[Opening Data section]
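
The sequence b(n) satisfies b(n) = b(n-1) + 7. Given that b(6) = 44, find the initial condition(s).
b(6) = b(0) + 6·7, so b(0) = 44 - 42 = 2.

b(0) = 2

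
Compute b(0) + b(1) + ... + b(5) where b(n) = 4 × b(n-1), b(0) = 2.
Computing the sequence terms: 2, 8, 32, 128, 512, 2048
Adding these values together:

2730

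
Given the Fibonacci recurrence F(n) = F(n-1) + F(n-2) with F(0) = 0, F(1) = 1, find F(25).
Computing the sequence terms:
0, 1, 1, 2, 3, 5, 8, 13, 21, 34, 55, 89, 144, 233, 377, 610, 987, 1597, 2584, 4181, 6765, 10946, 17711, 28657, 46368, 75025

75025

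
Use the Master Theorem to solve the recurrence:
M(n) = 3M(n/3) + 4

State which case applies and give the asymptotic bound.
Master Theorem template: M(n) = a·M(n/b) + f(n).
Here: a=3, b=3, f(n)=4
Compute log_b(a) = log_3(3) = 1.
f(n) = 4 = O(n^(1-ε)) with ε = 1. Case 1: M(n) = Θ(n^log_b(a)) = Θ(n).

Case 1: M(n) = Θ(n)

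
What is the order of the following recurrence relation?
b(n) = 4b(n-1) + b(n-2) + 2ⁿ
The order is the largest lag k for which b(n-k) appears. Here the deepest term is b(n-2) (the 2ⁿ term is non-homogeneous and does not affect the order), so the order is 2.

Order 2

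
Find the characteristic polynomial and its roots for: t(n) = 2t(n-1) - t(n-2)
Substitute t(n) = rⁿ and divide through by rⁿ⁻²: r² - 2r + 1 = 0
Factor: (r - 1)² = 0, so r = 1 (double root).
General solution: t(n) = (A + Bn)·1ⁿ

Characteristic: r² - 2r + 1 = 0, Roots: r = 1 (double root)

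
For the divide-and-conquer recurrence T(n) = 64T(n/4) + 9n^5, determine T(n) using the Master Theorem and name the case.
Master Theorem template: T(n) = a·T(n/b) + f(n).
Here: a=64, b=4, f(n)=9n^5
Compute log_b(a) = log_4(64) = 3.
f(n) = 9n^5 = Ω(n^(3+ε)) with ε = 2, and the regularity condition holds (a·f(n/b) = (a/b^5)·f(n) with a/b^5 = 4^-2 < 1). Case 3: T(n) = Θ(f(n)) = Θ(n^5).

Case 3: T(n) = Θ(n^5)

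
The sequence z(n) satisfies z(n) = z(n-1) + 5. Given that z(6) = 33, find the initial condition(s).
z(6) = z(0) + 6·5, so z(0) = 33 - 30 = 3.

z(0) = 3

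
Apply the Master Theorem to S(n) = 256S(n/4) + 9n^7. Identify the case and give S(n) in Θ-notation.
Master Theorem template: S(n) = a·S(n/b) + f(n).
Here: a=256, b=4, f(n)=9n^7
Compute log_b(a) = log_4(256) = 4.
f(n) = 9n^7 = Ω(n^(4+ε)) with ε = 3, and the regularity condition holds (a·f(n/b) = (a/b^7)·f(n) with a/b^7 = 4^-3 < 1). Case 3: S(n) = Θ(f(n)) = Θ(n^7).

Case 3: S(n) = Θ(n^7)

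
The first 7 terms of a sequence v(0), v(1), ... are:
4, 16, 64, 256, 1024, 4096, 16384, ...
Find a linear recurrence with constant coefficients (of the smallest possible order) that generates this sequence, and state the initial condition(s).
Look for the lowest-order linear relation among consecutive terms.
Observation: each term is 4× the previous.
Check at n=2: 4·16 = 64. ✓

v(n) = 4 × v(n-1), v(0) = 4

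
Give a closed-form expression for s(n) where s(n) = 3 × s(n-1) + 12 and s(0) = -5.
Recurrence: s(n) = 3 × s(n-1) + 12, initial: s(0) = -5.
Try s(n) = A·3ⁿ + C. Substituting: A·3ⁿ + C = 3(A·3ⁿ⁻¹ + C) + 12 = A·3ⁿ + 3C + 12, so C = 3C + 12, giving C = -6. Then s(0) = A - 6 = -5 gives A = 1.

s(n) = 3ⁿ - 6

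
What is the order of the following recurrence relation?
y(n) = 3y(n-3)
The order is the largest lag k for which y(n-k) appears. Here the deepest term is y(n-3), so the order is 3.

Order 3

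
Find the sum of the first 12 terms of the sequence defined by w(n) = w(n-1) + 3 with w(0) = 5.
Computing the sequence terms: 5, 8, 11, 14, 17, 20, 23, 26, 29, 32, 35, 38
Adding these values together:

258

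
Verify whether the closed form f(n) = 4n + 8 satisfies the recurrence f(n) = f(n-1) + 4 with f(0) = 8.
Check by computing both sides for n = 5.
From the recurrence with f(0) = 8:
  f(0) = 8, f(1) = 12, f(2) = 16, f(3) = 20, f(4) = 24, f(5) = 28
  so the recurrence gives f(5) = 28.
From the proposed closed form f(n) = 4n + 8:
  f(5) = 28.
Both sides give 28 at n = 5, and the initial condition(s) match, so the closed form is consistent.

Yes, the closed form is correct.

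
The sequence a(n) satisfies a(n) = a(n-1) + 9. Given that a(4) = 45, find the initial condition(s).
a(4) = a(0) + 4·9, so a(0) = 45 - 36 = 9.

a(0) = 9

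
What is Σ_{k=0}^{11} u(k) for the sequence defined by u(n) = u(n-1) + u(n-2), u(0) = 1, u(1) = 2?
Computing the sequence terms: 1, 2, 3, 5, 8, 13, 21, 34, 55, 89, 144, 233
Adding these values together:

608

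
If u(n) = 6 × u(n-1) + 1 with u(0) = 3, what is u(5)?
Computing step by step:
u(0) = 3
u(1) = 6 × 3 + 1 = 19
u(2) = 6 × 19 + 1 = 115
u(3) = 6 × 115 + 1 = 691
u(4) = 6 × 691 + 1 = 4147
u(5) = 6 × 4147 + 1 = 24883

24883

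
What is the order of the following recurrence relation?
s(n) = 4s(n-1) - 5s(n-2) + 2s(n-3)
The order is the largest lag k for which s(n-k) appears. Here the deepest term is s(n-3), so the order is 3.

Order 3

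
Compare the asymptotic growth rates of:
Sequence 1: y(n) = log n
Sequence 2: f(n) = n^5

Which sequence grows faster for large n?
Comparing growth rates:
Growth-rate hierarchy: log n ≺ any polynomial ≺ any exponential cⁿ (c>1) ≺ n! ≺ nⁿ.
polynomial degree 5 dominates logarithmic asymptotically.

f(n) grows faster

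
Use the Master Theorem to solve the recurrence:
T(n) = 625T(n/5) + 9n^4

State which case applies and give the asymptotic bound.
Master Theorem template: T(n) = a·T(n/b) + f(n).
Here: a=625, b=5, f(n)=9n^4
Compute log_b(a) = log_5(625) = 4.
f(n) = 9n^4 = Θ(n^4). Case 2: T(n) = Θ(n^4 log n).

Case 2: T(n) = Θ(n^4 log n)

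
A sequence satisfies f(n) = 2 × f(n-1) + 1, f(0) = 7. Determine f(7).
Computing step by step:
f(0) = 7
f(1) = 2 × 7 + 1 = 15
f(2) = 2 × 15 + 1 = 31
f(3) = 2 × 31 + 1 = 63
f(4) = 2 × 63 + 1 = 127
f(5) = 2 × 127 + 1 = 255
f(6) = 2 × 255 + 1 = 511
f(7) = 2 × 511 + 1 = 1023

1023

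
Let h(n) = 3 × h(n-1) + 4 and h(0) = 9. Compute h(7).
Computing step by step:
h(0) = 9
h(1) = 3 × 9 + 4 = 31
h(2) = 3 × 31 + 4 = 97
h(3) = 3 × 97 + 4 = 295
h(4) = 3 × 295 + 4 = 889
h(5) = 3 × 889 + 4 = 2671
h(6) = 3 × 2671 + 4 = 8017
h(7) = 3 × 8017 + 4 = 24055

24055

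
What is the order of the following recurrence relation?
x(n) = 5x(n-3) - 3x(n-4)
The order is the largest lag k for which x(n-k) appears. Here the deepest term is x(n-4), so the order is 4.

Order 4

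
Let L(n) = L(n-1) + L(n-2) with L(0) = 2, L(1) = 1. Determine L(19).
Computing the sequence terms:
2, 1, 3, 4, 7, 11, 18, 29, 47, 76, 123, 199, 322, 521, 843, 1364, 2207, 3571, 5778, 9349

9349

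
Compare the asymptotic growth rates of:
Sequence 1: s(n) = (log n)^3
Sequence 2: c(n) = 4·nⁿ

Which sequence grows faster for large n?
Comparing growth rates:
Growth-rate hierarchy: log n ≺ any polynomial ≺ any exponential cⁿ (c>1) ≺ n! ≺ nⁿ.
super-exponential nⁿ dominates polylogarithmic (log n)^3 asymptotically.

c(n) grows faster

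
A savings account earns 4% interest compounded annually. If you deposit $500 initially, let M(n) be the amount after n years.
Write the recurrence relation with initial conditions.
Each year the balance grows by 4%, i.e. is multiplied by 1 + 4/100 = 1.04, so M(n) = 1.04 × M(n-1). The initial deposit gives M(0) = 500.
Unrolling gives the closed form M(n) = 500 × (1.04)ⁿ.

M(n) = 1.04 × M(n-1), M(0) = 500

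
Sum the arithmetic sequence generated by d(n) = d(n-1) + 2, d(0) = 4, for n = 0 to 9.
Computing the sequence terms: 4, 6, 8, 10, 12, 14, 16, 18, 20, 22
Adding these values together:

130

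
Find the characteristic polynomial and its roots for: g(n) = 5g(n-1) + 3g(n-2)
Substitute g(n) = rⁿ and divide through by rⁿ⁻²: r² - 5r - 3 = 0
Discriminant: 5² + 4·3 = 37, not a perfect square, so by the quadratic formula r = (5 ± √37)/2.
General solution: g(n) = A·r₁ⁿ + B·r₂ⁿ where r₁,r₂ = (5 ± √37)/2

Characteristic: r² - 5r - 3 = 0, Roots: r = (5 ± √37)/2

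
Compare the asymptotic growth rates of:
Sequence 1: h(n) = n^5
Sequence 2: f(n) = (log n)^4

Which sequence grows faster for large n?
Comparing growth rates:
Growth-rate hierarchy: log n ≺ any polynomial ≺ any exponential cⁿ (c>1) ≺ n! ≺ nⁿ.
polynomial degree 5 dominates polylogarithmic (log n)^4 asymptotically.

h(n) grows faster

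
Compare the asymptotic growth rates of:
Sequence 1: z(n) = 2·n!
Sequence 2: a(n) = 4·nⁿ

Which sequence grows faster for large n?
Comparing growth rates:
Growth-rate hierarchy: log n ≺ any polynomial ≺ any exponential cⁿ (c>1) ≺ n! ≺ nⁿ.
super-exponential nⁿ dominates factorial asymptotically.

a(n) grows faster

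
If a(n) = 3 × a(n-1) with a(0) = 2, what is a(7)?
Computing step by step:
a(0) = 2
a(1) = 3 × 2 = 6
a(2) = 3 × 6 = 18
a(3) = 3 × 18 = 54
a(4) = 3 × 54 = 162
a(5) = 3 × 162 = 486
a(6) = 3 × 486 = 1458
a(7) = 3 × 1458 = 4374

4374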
[Closing Data section]
## [Aim of the task]
All lines from the opening of the listing above through the line that contains "M(n) = 3M(n/3) + 4" should be given again exactly, and nothing more.

## [Exercise response]
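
The sequence b(n) satisfies b(n) = b(n-1) + 7. Given that b(6) = 44, find the initial condition(s).
b(6) = b(0) + 6·7, so b(0) = 44 - 42 = 2.

b(0) = 2

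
Compute b(0) + b(1) + ... + b(5) where b(n) = 4 × b(n-1), b(0) = 2.
Computing the sequence terms: 2, 8, 32, 128, 512, 2048
Adding these values together:

2730

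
Given the Fibonacci recurrence F(n) = F(n-1) + F(n-2) with F(0) = 0, F(1) = 1, find F(25).
Computing the sequence terms:
0, 1, 1, 2, 3, 5, 8, 13, 21, 34, 55, 89, 144, 233, 377, 610, 987, 1597, 2584, 4181, 6765, 10946, 17711, 28657, 46368, 75025

75025

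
Use the Master Theorem to solve the recurrence:
M(n) = 3M(n/3) + 4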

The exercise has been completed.